■ Task item: Restate word for word the lines of the records below, starting at the line that contains "After all operations, what value" and ending at the line that contains "9. write(P0, v=0, val=175)", with both of those lines included and nothing else.

■ Data shown:
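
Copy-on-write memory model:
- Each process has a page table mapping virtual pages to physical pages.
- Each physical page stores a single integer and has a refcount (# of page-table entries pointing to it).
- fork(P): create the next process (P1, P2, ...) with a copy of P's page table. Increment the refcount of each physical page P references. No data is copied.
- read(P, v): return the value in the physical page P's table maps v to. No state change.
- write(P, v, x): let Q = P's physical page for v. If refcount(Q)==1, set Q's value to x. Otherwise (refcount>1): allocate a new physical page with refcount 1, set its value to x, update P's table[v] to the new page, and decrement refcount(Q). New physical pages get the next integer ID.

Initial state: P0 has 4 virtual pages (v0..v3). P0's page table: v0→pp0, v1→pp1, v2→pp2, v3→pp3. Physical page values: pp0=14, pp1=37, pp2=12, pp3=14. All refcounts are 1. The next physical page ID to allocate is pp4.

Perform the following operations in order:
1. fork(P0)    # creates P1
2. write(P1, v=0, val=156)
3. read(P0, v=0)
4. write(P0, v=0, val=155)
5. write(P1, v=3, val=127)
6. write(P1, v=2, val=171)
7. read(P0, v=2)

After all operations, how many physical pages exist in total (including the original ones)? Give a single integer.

Op 1: fork(P0) -> P1. 4 ppages; refcounts: pp0:2 pp1:2 pp2:2 pp3:2
Op 2: write(P1, v0, 156). refcount(pp0)=2>1 -> COPY to pp4. 5 ppages; refcounts: pp0:1 pp1:2 pp2:2 pp3:2 pp4:1
Op 3: read(P0, v0) -> 14. No state change.
Op 4: write(P0, v0, 155). refcount(pp0)=1 -> write in place. 5 ppages; refcounts: pp0:1 pp1:2 pp2:2 pp3:2 pp4:1
Op 5: write(P1, v3, 127). refcount(pp3)=2>1 -> COPY to pp5. 6 ppages; refcounts: pp0:1 pp1:2 pp2:2 pp3:1 pp4:1 pp5:1
Op 6: write(P1, v2, 171). refcount(pp2)=2>1 -> COPY to pp6. 7 ppages; refcounts: pp0:1 pp1:2 pp2:1 pp3:1 pp4:1 pp5:1 pp6:1
Op 7: read(P0, v2) -> 12. No state change.

Answer: 7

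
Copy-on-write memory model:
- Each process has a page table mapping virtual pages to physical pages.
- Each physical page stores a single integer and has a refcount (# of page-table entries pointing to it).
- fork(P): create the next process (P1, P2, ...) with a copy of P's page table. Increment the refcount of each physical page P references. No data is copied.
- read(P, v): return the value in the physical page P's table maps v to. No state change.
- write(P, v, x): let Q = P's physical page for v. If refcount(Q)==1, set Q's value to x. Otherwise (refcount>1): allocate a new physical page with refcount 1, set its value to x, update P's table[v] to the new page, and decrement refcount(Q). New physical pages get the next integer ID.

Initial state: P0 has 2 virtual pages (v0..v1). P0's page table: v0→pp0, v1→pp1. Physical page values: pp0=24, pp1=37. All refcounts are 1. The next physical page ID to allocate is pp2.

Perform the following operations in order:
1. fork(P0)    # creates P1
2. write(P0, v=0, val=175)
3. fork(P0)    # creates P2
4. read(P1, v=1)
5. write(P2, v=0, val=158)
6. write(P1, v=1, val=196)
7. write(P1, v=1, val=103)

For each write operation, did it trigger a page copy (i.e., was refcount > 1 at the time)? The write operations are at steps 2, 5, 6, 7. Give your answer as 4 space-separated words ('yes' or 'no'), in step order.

Op 1: fork(P0) -> P1. 2 ppages; refcounts: pp0:2 pp1:2
Op 2: write(P0, v0, 175). refcount(pp0)=2>1 -> COPY to pp2. 3 ppages; refcounts: pp0:1 pp1:2 pp2:1
Op 3: fork(P0) -> P2. 3 ppages; refcounts: pp0:1 pp1:3 pp2:2
Op 4: read(P1, v1) -> 37. No state change.
Op 5: write(P2, v0, 158). refcount(pp2)=2>1 -> COPY to pp3. 4 ppages; refcounts: pp0:1 pp1:3 pp2:1 pp3:1
Op 6: write(P1, v1, 196). refcount(pp1)=3>1 -> COPY to pp4. 5 ppages; refcounts: pp0:1 pp1:2 pp2:1 pp3:1 pp4:1
Op 7: write(P1, v1, 103). refcount(pp4)=1 -> write in place. 5 ppages; refcounts: pp0:1 pp1:2 pp2:1 pp3:1 pp4:1

yes yes yes no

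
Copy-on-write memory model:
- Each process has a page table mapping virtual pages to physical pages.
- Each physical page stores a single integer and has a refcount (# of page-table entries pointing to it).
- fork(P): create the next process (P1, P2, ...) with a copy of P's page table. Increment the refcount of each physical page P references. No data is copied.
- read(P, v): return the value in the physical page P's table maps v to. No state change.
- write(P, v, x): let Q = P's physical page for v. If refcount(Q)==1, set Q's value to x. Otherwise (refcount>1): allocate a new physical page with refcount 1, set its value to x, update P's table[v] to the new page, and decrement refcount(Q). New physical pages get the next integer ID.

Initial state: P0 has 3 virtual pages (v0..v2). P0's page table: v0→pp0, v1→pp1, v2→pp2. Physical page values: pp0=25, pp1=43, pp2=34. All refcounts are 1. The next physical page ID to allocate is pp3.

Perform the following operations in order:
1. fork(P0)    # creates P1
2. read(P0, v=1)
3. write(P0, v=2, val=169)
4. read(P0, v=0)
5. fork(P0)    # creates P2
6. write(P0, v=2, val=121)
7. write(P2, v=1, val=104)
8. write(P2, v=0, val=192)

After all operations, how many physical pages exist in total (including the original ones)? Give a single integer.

Op 1: fork(P0) -> P1. 3 ppages; refcounts: pp0:2 pp1:2 pp2:2
Op 2: read(P0, v1) -> 43. No state change.
Op 3: write(P0, v2, 169). refcount(pp2)=2>1 -> COPY to pp3. 4 ppages; refcounts: pp0:2 pp1:2 pp2:1 pp3:1
Op 4: read(P0, v0) -> 25. No state change.
Op 5: fork(P0) -> P2. 4 ppages; refcounts: pp0:3 pp1:3 pp2:1 pp3:2
Op 6: write(P0, v2, 121). refcount(pp3)=2>1 -> COPY to pp4. 5 ppages; refcounts: pp0:3 pp1:3 pp2:1 pp3:1 pp4:1
Op 7: write(P2, v1, 104). refcount(pp1)=3>1 -> COPY to pp5. 6 ppages; refcounts: pp0:3 pp1:2 pp2:1 pp3:1 pp4:1 pp5:1
Op 8: write(P2, v0, 192). refcount(pp0)=3>1 -> COPY to pp6. 7 ppages; refcounts: pp0:2 pp1:2 pp2:1 pp3:1 pp4:1 pp5:1 pp6:1

Answer: 7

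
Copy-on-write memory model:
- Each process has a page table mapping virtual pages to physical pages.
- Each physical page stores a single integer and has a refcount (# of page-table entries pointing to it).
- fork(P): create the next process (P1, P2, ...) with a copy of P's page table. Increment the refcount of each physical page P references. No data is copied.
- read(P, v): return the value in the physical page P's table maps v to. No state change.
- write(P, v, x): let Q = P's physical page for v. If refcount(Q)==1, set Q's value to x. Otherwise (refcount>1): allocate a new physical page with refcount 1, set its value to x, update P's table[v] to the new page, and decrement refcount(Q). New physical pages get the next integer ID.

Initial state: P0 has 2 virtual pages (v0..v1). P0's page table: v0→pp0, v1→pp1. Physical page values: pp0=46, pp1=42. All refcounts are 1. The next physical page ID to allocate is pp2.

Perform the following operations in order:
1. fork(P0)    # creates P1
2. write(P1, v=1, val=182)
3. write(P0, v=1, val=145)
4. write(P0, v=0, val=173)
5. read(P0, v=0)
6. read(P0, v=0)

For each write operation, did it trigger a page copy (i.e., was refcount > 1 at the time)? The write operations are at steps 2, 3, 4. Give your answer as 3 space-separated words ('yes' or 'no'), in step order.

Op 1: fork(P0) -> P1. 2 ppages; refcounts: pp0:2 pp1:2
Op 2: write(P1, v1, 182). refcount(pp1)=2>1 -> COPY to pp2. 3 ppages; refcounts: pp0:2 pp1:1 pp2:1
Op 3: write(P0, v1, 145). refcount(pp1)=1 -> write in place. 3 ppages; refcounts: pp0:2 pp1:1 pp2:1
Op 4: write(P0, v0, 173). refcount(pp0)=2>1 -> COPY to pp3. 4 ppages; refcounts: pp0:1 pp1:1 pp2:1 pp3:1
Op 5: read(P0, v0) -> 173. No state change.
Op 6: read(P0, v0) -> 173. No state change.

yes no yes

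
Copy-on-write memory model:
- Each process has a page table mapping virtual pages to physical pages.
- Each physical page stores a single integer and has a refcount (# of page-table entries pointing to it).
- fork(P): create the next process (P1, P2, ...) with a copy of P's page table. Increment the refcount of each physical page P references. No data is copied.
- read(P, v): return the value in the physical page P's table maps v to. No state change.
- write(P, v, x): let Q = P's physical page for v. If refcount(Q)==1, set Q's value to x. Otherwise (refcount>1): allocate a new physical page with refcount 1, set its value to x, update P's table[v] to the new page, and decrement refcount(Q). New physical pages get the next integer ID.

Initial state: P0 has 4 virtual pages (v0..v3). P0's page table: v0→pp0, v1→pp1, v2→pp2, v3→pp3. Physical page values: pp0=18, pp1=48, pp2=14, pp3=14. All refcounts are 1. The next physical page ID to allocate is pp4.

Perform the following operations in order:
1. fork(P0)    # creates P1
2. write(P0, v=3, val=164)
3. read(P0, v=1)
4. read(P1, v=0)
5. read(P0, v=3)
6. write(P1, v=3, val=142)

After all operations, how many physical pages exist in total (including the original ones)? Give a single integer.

Answer: 5

Derivation:
Op 1: fork(P0) -> P1. 4 ppages; refcounts: pp0:2 pp1:2 pp2:2 pp3:2
Op 2: write(P0, v3, 164). refcount(pp3)=2>1 -> COPY to pp4. 5 ppages; refcounts: pp0:2 pp1:2 pp2:2 pp3:1 pp4:1
Op 3: read(P0, v1) -> 48. No state change.
Op 4: read(P1, v0) -> 18. No state change.
Op 5: read(P0, v3) -> 164. No state change.
Op 6: write(P1, v3, 142). refcount(pp3)=1 -> write in place. 5 ppages; refcounts: pp0:2 pp1:2 pp2:2 pp3:1 pp4:1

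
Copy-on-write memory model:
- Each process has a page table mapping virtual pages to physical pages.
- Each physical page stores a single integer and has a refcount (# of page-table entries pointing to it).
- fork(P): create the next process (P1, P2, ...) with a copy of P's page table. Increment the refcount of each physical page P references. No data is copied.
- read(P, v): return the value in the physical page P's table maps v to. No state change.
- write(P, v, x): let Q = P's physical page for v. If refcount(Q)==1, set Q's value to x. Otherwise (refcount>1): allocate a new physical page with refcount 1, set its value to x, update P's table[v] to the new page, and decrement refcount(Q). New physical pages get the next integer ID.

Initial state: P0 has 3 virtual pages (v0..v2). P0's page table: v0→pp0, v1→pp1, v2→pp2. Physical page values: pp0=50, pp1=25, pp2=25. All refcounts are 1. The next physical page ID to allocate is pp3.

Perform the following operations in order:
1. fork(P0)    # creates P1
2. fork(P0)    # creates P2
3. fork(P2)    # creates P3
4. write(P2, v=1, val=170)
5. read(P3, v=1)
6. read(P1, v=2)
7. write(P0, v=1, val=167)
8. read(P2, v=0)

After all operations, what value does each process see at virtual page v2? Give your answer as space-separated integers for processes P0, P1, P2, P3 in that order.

Op 1: fork(P0) -> P1. 3 ppages; refcounts: pp0:2 pp1:2 pp2:2
Op 2: fork(P0) -> P2. 3 ppages; refcounts: pp0:3 pp1:3 pp2:3
Op 3: fork(P2) -> P3. 3 ppages; refcounts: pp0:4 pp1:4 pp2:4
Op 4: write(P2, v1, 170). refcount(pp1)=4>1 -> COPY to pp3. 4 ppages; refcounts: pp0:4 pp1:3 pp2:4 pp3:1
Op 5: read(P3, v1) -> 25. No state change.
Op 6: read(P1, v2) -> 25. No state change.
Op 7: write(P0, v1, 167). refcount(pp1)=3>1 -> COPY to pp4. 5 ppages; refcounts: pp0:4 pp1:2 pp2:4 pp3:1 pp4:1
Op 8: read(P2, v0) -> 50. No state change.
P0: v2 -> pp2 = 25
P1: v2 -> pp2 = 25
P2: v2 -> pp2 = 25
P3: v2 -> pp2 = 25

Answer: 25 25 25 25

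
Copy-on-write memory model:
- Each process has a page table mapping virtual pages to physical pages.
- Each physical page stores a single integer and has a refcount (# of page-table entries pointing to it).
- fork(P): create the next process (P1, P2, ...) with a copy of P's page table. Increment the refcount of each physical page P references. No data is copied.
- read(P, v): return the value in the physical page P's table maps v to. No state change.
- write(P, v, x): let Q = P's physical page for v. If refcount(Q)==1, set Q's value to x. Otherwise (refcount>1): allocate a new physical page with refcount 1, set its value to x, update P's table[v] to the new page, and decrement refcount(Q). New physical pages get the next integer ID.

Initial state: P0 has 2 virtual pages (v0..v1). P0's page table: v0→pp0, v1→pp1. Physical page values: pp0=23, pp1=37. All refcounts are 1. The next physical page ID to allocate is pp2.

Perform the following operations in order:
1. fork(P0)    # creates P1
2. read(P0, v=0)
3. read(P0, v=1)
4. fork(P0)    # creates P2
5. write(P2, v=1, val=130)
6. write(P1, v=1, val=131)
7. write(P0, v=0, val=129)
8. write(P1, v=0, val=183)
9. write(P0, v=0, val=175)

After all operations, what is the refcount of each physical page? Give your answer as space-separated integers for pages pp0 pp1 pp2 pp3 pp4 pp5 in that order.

Answer: 1 1 1 1 1 1

Derivation:
Op 1: fork(P0) -> P1. 2 ppages; refcounts: pp0:2 pp1:2
Op 2: read(P0, v0) -> 23. No state change.
Op 3: read(P0, v1) -> 37. No state change.
Op 4: fork(P0) -> P2. 2 ppages; refcounts: pp0:3 pp1:3
Op 5: write(P2, v1, 130). refcount(pp1)=3>1 -> COPY to pp2. 3 ppages; refcounts: pp0:3 pp1:2 pp2:1
Op 6: write(P1, v1, 131). refcount(pp1)=2>1 -> COPY to pp3. 4 ppages; refcounts: pp0:3 pp1:1 pp2:1 pp3:1
Op 7: write(P0, v0, 129). refcount(pp0)=3>1 -> COPY to pp4. 5 ppages; refcounts: pp0:2 pp1:1 pp2:1 pp3:1 pp4:1
Op 8: write(P1, v0, 183). refcount(pp0)=2>1 -> COPY to pp5. 6 ppages; refcounts: pp0:1 pp1:1 pp2:1 pp3:1 pp4:1 pp5:1
Op 9: write(P0, v0, 175). refcount(pp4)=1 -> write in place. 6 ppages; refcounts: pp0:1 pp1:1 pp2:1 pp3:1 pp4:1 pp5:1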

■ Response to this exercise:
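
After all operations, what value does each process see at virtual page v2? Give your answer as space-separated integers for processes P0, P1, P2, P3 in that order.

Op 1: fork(P0) -> P1. 3 ppages; refcounts: pp0:2 pp1:2 pp2:2
Op 2: fork(P0) -> P2. 3 ppages; refcounts: pp0:3 pp1:3 pp2:3
Op 3: fork(P2) -> P3. 3 ppages; refcounts: pp0:4 pp1:4 pp2:4
Op 4: write(P2, v1, 170). refcount(pp1)=4>1 -> COPY to pp3. 4 ppages; refcounts: pp0:4 pp1:3 pp2:4 pp3:1
Op 5: read(P3, v1) -> 25. No state change.
Op 6: read(P1, v2) -> 25. No state change.
Op 7: write(P0, v1, 167). refcount(pp1)=3>1 -> COPY to pp4. 5 ppages; refcounts: pp0:4 pp1:2 pp2:4 pp3:1 pp4:1
Op 8: read(P2, v0) -> 50. No state change.
P0: v2 -> pp2 = 25
P1: v2 -> pp2 = 25
P2: v2 -> pp2 = 25
P3: v2 -> pp2 = 25

Answer: 25 25 25 25

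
Copy-on-write memory model:
- Each process has a page table mapping virtual pages to physical pages.
- Each physical page stores a single integer and has a refcount (# of page-table entries pointing to it).
- fork(P): create the next process (P1, P2, ...) with a copy of P's page table. Increment the refcount of each physical page P references. No data is copied.
- read(P, v): return the value in the physical page P's table maps v to. No state change.
- write(P, v, x): let Q = P's physical page for v. If refcount(Q)==1, set Q's value to x. Otherwise (refcount>1): allocate a new physical page with refcount 1, set its value to x, update P's table[v] to the new page, and decrement refcount(Q). New physical pages get the next integer ID.

Initial state: P0 has 2 virtual pages (v0..v1). P0's page table: v0→pp0, v1→pp1. Physical page values: pp0=23, pp1=37. All refcounts are 1. The next physical page ID to allocate is pp2.

Perform the following operations in order:
1. fork(P0)    # creates P1
2. read(P0, v=0)
3. read(P0, v=1)
4. fork(P0)    # creates P2
5. write(P2, v=1, val=130)
6. write(P1, v=1, val=131)
7. write(P0, v=0, val=129)
8. write(P1, v=0, val=183)
9. write(P0, v=0, val=175)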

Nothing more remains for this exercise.